(Dataset entries)
========================

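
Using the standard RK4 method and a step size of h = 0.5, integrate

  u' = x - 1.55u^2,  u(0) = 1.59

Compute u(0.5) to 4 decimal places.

RK4: k1 = f(x_n, u_n); k2 = f(x_n + h/2, u_n + (h/2)·k1); k3 = f(x_n + h/2, u_n + (h/2)·k2); k4 = f(x_n + h, u_n + h·k3); u_{n+1} = u_n + (h/6)·(k1 + 2k2 + 2k3 + k4).
x=0.000000, u=1.590000:
  k1 = f(0.000000, 1.590000) = -3.918555
  k2 = f(0.250000, 0.610361) = -0.327438
  k3 = f(0.250000, 1.508140) = -3.275456
  k4 = f(0.500000, -0.047728) = 0.496469
  u ← 1.590000 + (0.5/6)·(k1 + 2k2 + 2k3 + k4) = 0.704344
u(0.5) ≈ 0.7043

0.7043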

========================

Your assignment => Write the records out once more. Each line must match.

Task response =>
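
Using the standard RK4 method and a step size of h = 0.5, integrate

  u' = x - 1.55u^2,  u(0) = 1.59

Compute u(0.5) to 4 decimal places.

RK4: k1 = f(x_n, u_n); k2 = f(x_n + h/2, u_n + (h/2)·k1); k3 = f(x_n + h/2, u_n + (h/2)·k2); k4 = f(x_n + h, u_n + h·k3); u_{n+1} = u_n + (h/6)·(k1 + 2k2 + 2k3 + k4).
x=0.000000, u=1.590000:
  k1 = f(0.000000, 1.590000) = -3.918555
  k2 = f(0.250000, 0.610361) = -0.327438
  k3 = f(0.250000, 1.508140) = -3.275456
  k4 = f(0.500000, -0.047728) = 0.496469
  u ← 1.590000 + (0.5/6)·(k1 + 2k2 + 2k3 + k4) = 0.704344
u(0.5) ≈ 0.7043

0.7043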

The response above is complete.